■ Work request: Scan the records below and report how many lines contain the word "should", giving the number by itself.

■ Supplied information:
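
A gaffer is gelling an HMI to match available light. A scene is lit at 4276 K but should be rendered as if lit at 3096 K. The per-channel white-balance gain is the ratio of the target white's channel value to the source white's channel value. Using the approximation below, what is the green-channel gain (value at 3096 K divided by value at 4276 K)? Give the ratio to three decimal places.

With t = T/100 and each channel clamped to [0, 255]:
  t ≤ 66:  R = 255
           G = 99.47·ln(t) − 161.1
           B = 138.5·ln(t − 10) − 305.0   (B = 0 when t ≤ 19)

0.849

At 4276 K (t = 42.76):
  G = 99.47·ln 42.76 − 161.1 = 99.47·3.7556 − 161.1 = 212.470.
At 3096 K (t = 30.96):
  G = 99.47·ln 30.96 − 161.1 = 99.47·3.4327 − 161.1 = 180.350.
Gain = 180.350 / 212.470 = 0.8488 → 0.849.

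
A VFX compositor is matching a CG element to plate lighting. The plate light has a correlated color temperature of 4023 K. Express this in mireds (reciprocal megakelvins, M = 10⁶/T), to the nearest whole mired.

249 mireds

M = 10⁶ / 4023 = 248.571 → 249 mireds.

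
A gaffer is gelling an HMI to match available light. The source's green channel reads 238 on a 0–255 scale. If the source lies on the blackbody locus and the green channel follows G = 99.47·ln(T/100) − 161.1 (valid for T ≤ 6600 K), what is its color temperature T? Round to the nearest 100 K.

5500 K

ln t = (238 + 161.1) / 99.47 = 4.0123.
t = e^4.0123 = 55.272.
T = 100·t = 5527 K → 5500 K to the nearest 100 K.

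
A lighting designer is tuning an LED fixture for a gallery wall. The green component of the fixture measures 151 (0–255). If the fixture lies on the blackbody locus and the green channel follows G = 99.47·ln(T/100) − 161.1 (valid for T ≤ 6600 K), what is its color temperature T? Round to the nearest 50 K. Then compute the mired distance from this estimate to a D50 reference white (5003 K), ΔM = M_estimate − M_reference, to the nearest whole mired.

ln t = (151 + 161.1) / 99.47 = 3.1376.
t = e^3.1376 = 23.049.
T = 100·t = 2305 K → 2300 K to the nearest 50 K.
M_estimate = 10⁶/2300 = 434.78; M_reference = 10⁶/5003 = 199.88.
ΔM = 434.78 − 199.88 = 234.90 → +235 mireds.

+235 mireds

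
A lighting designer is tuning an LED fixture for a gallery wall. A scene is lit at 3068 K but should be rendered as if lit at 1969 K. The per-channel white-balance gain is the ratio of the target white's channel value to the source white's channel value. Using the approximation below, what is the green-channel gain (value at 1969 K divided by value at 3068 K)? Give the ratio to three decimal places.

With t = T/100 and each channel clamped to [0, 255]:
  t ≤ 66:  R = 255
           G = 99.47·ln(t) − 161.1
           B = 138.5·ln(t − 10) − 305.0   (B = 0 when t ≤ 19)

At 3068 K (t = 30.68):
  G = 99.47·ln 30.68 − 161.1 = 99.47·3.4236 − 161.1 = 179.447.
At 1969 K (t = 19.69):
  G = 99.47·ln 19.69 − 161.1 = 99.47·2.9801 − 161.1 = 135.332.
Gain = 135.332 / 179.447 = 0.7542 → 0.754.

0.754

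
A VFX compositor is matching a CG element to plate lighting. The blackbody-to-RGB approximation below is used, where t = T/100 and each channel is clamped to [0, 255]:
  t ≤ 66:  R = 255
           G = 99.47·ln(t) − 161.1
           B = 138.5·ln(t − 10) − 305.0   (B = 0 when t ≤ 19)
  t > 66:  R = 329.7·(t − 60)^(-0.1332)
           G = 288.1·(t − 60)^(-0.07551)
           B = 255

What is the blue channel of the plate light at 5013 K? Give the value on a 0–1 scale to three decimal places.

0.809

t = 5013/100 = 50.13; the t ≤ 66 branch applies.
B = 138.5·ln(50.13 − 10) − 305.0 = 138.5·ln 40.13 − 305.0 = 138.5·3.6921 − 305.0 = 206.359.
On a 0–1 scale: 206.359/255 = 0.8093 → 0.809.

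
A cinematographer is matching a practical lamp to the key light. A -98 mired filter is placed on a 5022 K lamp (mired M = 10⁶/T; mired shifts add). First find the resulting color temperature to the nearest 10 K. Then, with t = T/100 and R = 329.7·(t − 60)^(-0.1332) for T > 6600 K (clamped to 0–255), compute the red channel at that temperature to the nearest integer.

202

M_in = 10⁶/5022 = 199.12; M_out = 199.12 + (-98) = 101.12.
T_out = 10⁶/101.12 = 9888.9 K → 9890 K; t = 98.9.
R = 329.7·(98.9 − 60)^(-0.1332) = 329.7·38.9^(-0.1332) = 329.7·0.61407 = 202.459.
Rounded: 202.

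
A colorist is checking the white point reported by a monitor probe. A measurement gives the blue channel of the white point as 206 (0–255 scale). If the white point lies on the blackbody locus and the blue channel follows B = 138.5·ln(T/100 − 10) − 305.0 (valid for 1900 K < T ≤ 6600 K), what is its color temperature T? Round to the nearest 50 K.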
* * *
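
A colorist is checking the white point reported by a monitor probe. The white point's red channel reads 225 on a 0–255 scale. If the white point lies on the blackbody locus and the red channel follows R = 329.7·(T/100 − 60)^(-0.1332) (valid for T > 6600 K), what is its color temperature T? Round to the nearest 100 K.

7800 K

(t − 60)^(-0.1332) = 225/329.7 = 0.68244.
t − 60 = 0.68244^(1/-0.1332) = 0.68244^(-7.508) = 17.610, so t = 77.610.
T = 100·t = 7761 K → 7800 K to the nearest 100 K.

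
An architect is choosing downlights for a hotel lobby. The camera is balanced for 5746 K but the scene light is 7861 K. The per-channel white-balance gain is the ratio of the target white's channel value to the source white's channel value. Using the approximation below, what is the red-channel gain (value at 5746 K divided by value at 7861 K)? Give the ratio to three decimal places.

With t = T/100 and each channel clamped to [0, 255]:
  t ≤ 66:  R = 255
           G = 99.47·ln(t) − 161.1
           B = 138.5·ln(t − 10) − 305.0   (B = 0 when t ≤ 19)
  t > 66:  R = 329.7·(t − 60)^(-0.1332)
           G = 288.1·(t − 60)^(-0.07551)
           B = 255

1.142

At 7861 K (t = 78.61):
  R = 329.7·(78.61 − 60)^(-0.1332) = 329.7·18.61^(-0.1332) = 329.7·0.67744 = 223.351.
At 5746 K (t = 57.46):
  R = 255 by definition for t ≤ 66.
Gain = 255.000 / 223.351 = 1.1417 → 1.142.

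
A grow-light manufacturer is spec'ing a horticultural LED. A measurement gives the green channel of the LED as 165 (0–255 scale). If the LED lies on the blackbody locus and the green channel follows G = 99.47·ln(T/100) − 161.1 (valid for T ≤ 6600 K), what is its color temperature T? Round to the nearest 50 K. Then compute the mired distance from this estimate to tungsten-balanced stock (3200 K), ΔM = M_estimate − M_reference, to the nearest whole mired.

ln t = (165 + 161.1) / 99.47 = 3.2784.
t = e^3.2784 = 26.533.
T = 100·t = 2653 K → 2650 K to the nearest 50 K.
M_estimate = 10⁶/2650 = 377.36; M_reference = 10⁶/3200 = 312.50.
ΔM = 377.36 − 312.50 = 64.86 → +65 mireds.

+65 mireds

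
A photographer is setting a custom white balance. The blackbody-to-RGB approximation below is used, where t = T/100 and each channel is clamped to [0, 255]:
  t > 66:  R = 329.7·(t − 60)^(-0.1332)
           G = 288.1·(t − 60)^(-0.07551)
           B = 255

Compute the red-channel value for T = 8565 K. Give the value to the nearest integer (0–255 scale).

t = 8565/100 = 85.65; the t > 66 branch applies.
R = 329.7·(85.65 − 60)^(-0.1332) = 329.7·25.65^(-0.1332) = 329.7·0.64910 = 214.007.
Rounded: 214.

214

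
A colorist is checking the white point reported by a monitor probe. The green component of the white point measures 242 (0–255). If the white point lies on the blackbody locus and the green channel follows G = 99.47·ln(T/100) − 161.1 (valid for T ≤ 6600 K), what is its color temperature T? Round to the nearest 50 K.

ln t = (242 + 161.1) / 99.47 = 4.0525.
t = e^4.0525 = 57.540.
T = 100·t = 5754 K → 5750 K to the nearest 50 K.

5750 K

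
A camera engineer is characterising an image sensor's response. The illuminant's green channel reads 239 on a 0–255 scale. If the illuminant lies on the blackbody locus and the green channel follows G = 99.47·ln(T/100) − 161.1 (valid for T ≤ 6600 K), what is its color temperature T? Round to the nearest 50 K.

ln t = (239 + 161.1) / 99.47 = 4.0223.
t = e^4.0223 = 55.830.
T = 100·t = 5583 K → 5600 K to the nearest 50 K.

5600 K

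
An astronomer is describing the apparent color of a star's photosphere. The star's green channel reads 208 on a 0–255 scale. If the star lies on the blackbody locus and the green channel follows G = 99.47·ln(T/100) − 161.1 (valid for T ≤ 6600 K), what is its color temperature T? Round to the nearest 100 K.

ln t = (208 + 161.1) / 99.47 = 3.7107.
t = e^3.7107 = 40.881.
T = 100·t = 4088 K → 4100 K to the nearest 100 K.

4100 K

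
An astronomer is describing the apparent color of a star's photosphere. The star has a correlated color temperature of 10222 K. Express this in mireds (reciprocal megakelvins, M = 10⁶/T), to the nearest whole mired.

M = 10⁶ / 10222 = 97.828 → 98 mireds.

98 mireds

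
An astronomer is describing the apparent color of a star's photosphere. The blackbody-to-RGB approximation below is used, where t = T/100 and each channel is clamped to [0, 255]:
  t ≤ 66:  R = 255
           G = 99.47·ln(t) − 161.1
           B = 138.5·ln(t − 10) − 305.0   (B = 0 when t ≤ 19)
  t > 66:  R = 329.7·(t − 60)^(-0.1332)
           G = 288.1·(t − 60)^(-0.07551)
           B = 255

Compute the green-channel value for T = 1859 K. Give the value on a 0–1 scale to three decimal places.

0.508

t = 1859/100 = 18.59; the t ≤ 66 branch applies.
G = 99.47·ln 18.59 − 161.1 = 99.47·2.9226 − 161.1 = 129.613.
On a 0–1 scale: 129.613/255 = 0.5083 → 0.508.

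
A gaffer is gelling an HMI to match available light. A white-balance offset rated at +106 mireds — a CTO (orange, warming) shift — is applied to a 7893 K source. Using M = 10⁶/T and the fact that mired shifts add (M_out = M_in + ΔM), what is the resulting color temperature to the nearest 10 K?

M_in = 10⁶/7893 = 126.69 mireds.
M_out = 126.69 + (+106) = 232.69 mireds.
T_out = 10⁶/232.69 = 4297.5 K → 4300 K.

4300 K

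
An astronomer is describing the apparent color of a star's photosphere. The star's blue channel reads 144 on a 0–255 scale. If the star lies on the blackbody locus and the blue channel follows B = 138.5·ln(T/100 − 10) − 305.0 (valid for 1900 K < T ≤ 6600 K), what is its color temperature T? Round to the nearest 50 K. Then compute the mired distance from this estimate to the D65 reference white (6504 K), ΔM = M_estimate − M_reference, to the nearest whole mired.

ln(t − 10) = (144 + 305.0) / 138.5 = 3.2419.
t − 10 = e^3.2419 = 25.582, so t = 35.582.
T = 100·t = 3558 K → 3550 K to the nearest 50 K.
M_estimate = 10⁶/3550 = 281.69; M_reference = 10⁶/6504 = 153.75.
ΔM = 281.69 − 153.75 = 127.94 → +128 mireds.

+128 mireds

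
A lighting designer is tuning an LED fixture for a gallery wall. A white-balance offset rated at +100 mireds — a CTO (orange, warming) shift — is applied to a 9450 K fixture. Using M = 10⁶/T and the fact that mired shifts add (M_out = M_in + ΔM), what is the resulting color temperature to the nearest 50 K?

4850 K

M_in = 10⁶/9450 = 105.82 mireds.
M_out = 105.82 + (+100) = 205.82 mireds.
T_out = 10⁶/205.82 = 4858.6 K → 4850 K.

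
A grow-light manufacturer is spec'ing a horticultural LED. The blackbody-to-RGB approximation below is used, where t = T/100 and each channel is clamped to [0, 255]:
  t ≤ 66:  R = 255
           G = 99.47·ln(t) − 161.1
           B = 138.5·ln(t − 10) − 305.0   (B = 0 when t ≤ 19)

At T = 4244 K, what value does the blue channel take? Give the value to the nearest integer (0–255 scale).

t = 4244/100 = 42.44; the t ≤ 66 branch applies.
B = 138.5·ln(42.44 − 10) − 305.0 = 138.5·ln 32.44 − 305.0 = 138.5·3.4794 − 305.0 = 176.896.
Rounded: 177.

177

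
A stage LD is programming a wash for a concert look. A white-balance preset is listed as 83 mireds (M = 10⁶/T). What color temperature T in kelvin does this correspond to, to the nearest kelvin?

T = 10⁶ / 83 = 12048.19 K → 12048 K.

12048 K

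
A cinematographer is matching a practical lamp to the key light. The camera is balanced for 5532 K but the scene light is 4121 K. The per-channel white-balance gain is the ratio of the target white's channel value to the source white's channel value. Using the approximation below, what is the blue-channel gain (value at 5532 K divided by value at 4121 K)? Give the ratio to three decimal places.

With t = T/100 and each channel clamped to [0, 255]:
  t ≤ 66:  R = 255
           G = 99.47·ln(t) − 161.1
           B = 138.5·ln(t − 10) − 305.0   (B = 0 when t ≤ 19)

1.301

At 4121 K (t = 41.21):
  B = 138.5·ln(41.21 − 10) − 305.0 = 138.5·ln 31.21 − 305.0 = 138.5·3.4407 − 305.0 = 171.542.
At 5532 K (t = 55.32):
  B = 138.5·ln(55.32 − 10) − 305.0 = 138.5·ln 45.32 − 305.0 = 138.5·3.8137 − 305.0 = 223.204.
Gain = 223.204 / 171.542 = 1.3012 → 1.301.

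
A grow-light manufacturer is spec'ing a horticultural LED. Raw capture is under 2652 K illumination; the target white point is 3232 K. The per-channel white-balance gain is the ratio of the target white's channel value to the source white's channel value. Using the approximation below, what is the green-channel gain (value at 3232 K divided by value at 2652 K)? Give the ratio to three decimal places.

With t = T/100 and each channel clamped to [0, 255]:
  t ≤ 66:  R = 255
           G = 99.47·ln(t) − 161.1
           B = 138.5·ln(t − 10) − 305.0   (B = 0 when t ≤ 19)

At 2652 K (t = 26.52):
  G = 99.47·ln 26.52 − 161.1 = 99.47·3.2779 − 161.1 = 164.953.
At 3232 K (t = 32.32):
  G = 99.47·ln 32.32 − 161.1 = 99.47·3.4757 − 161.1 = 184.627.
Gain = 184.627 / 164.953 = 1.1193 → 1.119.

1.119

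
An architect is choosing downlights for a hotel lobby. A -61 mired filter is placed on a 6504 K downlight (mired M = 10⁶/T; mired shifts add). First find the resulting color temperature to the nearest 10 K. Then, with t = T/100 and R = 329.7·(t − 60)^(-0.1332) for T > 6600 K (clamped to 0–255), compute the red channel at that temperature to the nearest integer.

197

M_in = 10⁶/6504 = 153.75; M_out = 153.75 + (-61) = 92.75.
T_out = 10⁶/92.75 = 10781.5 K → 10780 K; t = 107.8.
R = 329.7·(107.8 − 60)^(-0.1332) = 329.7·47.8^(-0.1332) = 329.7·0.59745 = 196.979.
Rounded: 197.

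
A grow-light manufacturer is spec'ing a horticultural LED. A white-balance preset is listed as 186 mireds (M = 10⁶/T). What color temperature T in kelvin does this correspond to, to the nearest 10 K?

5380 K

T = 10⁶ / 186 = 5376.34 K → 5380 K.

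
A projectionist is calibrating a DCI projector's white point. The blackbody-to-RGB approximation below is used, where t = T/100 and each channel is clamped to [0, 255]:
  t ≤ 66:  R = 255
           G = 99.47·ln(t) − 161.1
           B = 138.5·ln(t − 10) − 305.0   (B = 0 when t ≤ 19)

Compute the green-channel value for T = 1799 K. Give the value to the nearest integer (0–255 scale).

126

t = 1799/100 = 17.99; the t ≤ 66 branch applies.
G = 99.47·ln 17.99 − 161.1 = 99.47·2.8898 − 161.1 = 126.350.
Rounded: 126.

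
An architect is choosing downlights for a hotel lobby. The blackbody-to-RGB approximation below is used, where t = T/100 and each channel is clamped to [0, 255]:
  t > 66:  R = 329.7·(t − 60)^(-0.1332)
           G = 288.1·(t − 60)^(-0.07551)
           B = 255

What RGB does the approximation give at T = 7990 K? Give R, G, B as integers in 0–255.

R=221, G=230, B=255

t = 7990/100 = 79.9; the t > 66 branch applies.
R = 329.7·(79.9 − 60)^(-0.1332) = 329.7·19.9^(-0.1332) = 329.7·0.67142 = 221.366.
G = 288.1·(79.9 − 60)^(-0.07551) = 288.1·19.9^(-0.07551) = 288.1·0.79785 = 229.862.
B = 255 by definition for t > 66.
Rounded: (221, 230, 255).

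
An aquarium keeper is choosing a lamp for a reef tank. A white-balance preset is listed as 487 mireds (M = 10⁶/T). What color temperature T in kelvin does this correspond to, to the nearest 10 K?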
...
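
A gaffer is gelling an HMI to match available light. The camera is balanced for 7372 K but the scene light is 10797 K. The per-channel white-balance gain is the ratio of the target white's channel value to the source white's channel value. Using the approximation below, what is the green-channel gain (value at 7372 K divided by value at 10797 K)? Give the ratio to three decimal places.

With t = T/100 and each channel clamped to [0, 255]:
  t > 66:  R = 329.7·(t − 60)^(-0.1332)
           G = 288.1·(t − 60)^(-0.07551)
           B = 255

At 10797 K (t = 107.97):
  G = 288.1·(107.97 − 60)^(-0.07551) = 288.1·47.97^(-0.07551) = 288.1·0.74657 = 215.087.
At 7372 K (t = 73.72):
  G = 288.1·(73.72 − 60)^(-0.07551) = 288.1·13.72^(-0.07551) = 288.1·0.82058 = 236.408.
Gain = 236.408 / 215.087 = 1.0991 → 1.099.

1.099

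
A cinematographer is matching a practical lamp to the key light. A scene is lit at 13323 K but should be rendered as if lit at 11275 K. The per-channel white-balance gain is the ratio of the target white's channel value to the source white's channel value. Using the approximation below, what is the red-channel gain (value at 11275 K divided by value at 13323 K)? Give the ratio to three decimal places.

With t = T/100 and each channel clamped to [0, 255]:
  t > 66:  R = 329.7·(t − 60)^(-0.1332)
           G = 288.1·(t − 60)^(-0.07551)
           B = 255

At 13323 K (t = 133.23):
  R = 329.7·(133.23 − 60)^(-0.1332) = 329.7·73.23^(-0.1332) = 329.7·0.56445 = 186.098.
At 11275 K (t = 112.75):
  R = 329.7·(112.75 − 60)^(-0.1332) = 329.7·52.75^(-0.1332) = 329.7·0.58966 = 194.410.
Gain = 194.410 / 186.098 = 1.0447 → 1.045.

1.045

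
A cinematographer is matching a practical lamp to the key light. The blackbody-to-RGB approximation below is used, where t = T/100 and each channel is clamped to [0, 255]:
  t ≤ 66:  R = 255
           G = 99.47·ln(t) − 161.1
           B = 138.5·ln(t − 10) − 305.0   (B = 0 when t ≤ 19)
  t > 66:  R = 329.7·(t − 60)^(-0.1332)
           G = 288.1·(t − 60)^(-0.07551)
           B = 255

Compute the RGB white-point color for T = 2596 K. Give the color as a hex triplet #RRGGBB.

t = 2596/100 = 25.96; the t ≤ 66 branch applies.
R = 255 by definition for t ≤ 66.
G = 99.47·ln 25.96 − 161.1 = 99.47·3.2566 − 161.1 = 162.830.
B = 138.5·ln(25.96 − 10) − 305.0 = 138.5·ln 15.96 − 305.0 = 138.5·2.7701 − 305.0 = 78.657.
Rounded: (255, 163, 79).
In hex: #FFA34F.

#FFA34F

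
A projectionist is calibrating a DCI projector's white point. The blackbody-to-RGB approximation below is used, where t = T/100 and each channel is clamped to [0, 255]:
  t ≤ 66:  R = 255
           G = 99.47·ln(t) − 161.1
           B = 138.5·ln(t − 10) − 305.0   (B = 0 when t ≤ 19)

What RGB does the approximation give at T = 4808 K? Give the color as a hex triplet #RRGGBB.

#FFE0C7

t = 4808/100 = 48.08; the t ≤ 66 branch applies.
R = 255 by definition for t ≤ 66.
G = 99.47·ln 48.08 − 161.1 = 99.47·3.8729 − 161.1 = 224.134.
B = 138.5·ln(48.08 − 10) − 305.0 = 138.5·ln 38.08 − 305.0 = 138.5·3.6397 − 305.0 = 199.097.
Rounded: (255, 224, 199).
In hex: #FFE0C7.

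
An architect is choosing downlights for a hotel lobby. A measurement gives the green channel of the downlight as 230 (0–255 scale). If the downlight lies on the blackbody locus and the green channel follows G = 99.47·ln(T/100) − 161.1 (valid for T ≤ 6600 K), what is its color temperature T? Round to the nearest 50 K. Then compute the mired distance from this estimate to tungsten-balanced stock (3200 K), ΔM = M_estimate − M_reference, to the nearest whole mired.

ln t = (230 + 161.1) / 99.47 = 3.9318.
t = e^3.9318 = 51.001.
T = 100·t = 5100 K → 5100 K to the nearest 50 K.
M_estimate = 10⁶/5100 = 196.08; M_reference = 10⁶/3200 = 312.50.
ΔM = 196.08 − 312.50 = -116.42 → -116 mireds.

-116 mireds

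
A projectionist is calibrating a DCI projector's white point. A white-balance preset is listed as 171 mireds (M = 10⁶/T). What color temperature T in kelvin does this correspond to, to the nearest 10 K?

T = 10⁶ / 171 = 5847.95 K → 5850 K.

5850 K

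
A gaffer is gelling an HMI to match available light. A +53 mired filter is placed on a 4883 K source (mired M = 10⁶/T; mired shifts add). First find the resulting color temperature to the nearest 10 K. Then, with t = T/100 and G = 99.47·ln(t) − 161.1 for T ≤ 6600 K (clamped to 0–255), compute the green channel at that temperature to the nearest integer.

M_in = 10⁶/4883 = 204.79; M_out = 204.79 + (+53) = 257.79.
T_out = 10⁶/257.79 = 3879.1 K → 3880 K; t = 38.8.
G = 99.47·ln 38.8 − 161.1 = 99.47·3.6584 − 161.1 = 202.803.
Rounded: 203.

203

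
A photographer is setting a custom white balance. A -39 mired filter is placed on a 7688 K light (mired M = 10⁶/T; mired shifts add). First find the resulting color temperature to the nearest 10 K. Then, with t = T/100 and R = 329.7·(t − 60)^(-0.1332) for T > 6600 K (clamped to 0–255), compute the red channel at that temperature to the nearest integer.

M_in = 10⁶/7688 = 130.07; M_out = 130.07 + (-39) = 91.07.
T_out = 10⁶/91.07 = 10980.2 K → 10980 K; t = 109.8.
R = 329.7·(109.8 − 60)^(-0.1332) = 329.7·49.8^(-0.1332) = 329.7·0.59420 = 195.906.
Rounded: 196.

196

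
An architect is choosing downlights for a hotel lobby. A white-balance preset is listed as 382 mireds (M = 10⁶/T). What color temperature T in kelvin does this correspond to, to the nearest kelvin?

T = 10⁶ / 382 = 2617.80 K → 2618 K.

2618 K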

■ Answer section: 3